■ Directions for this task:
Show every line of the material that follows in which the word "Legend" occurs.
++++ Task inputs ++++
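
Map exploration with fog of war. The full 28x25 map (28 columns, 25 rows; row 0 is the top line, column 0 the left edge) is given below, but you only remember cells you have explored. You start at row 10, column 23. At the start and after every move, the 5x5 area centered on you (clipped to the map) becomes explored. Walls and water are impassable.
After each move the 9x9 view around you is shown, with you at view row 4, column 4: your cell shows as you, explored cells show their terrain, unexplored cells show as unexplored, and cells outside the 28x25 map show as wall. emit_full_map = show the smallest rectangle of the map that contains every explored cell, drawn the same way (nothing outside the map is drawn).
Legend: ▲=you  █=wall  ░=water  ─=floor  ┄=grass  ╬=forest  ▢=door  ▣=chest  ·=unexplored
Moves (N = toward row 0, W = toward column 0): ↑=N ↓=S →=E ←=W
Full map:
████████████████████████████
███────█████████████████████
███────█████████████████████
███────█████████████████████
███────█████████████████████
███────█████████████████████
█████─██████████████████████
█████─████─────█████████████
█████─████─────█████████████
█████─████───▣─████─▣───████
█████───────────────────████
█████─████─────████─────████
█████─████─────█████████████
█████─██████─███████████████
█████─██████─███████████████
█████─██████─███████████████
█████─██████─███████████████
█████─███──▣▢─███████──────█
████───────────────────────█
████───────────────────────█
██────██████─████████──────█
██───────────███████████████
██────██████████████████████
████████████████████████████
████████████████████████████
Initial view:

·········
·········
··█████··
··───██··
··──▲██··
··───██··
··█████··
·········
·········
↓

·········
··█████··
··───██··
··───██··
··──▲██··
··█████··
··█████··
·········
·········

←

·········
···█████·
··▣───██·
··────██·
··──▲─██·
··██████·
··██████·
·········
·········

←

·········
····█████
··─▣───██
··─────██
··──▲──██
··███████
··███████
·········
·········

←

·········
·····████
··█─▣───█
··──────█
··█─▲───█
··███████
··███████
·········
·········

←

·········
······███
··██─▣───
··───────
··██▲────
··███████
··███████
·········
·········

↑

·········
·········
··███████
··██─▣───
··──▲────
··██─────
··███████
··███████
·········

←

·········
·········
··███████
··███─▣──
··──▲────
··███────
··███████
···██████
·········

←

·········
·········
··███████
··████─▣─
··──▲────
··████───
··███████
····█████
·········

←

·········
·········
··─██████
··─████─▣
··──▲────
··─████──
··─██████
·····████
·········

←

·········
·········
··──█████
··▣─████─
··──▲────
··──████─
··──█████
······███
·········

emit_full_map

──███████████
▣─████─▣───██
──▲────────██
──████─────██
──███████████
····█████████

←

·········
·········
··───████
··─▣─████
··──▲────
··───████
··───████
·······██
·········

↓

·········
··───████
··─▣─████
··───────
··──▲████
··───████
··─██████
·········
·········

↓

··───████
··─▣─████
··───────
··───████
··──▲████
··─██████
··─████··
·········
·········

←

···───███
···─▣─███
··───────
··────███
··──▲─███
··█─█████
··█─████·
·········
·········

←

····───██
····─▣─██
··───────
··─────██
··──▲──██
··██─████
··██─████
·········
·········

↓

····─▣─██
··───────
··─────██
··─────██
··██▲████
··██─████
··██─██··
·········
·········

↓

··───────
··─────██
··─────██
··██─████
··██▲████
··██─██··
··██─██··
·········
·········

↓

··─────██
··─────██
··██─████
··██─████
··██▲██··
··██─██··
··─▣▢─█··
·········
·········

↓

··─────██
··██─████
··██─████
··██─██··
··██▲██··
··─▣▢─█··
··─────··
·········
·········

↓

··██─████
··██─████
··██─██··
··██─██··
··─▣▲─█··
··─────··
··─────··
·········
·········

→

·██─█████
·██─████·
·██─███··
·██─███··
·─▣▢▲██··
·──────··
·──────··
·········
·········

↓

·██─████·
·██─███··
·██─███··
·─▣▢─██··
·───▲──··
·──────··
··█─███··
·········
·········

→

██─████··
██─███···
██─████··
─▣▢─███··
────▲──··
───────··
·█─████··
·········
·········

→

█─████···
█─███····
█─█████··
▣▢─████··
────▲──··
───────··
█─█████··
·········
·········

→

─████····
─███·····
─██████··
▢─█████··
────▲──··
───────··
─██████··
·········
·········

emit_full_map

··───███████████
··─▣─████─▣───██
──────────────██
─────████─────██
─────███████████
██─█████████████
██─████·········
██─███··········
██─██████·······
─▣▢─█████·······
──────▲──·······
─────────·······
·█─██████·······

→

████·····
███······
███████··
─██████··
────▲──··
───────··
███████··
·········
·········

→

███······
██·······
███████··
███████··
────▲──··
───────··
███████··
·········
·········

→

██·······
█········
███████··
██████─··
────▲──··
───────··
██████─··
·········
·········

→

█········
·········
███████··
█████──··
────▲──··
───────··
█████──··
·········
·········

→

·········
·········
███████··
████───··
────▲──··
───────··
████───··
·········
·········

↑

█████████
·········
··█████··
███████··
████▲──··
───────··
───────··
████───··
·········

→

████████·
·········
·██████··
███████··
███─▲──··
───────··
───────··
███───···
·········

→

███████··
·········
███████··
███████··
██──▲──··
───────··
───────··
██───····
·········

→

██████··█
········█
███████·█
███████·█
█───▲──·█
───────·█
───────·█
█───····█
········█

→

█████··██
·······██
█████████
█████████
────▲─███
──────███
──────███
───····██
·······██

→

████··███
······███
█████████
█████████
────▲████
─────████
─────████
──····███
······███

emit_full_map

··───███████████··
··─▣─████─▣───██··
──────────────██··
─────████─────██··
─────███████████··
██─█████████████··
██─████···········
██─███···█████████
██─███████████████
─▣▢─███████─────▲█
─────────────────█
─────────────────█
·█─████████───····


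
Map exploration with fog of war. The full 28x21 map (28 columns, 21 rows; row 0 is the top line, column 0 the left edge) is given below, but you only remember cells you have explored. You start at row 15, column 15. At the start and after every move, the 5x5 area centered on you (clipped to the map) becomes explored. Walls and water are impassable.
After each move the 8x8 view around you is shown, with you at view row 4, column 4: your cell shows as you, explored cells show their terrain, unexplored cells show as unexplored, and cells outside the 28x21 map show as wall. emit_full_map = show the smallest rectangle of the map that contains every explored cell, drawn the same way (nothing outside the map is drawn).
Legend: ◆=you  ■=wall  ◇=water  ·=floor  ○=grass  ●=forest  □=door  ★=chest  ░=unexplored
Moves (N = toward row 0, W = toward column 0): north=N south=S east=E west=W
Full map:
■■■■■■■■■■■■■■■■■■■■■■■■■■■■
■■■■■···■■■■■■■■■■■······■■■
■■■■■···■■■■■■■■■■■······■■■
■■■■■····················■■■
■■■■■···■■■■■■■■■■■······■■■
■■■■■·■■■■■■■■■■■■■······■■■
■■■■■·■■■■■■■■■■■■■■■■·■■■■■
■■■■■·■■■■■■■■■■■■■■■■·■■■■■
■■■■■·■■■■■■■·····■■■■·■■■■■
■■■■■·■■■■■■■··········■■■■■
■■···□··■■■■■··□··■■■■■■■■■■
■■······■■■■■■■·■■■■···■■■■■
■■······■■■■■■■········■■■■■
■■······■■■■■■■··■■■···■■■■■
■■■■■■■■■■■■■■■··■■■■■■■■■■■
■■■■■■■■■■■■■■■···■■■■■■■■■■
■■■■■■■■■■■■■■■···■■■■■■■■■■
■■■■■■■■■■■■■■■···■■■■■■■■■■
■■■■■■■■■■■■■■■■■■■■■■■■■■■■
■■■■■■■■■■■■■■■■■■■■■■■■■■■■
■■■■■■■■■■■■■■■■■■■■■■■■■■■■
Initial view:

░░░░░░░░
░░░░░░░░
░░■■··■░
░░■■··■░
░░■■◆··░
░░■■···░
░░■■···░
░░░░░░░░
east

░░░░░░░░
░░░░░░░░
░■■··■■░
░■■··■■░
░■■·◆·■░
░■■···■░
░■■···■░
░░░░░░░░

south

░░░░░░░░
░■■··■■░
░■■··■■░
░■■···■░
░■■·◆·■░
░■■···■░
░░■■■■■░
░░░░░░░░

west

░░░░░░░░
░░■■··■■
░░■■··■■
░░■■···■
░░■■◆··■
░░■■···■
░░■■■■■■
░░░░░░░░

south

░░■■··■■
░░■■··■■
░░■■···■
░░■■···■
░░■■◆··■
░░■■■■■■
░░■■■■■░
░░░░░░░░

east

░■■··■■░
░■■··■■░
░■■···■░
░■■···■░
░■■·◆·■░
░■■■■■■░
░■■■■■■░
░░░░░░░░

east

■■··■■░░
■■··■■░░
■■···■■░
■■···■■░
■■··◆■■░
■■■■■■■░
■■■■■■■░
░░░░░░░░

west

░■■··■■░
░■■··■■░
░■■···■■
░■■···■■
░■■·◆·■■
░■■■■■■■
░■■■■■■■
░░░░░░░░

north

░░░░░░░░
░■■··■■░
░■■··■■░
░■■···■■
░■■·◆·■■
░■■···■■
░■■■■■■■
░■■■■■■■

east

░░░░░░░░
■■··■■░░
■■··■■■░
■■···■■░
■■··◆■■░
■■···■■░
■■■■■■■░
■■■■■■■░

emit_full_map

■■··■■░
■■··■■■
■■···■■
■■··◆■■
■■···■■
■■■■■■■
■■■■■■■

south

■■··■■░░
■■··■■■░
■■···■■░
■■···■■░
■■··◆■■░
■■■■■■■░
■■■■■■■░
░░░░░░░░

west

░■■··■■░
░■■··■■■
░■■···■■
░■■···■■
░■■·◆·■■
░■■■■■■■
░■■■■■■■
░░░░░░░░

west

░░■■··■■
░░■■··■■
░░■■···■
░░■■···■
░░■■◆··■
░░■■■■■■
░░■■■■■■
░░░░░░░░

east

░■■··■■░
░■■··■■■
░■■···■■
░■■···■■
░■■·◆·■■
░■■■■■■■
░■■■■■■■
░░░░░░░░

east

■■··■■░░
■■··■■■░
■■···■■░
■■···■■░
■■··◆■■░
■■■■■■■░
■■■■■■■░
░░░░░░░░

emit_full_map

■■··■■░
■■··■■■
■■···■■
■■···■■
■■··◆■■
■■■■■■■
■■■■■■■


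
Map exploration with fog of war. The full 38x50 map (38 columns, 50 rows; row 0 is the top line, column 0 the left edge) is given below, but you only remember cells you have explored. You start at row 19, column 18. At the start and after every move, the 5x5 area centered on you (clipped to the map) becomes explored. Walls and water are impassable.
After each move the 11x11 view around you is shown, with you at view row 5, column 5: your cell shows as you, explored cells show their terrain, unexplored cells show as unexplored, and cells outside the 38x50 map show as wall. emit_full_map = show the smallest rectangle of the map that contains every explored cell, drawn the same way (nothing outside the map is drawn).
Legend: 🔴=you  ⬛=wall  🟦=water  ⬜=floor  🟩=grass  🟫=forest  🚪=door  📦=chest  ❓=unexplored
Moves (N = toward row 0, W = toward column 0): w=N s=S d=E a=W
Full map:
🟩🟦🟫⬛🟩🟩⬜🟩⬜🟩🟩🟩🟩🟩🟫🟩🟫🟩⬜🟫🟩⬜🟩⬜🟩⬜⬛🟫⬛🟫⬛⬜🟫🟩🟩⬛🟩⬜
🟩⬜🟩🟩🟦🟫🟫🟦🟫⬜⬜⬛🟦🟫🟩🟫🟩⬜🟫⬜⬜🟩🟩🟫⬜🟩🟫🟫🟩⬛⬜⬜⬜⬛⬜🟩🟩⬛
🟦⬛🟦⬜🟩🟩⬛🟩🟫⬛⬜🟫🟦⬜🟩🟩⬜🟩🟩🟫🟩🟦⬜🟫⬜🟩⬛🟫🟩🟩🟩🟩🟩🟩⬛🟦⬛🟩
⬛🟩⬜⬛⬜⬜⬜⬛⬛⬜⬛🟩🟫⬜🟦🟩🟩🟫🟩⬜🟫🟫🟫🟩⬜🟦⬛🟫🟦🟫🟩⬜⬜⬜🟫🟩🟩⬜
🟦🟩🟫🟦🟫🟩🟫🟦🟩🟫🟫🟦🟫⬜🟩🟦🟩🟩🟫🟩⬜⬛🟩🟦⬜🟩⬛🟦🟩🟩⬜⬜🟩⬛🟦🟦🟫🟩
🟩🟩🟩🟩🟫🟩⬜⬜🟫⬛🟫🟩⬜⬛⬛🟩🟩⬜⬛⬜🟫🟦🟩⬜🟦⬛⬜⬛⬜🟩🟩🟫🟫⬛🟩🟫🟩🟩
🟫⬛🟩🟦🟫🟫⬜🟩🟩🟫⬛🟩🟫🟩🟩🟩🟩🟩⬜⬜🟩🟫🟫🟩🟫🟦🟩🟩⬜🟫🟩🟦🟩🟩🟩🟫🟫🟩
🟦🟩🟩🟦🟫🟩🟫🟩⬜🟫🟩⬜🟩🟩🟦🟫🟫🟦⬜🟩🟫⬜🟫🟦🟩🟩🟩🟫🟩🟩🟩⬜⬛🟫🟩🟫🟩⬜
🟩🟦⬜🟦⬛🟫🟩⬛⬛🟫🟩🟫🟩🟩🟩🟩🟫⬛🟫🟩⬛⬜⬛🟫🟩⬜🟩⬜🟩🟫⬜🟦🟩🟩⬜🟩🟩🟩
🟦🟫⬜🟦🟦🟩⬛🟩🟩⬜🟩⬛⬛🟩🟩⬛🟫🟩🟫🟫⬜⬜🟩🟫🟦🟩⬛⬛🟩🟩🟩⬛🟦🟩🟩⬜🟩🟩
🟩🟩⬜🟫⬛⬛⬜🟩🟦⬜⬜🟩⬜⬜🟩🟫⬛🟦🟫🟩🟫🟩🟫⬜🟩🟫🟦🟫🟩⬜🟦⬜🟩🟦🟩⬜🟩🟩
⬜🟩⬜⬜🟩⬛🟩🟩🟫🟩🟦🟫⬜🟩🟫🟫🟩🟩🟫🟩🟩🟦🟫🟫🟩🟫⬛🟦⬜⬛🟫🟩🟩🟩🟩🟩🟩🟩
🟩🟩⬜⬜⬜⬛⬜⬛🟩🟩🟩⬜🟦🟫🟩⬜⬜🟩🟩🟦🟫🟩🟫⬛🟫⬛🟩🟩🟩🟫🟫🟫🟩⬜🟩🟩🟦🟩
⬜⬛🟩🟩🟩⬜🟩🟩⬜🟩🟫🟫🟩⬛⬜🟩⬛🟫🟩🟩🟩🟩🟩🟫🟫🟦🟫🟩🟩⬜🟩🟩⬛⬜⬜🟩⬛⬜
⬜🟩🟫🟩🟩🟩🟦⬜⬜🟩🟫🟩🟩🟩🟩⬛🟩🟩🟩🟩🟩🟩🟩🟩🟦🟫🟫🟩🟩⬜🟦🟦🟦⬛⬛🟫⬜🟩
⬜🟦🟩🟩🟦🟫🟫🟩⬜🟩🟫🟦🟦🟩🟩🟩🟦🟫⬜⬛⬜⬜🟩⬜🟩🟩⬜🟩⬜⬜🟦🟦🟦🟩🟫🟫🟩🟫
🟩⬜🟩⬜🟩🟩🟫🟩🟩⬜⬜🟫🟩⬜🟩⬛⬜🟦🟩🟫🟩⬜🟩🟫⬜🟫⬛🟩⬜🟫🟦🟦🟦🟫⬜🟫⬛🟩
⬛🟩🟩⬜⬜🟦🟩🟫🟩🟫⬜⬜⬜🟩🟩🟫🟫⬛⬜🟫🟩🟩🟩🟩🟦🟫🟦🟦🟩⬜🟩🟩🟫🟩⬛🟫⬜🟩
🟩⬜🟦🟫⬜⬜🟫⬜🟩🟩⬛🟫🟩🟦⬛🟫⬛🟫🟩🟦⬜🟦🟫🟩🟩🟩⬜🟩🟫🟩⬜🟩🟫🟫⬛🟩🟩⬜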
++++
■ Response for this exercise:
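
Legend: ▲=you  █=wall  ░=water  ─=floor  ┄=grass  ╬=forest  ▢=door  ▣=chest  ·=unexplored
Legend: ◆=you  ■=wall  ◇=water  ·=floor  ○=grass  ●=forest  □=door  ★=chest  ░=unexplored
Legend: 🔴=you  ⬛=wall  🟦=water  ⬜=floor  🟩=grass  🟫=forest  🚪=door  📦=chest  ❓=unexplored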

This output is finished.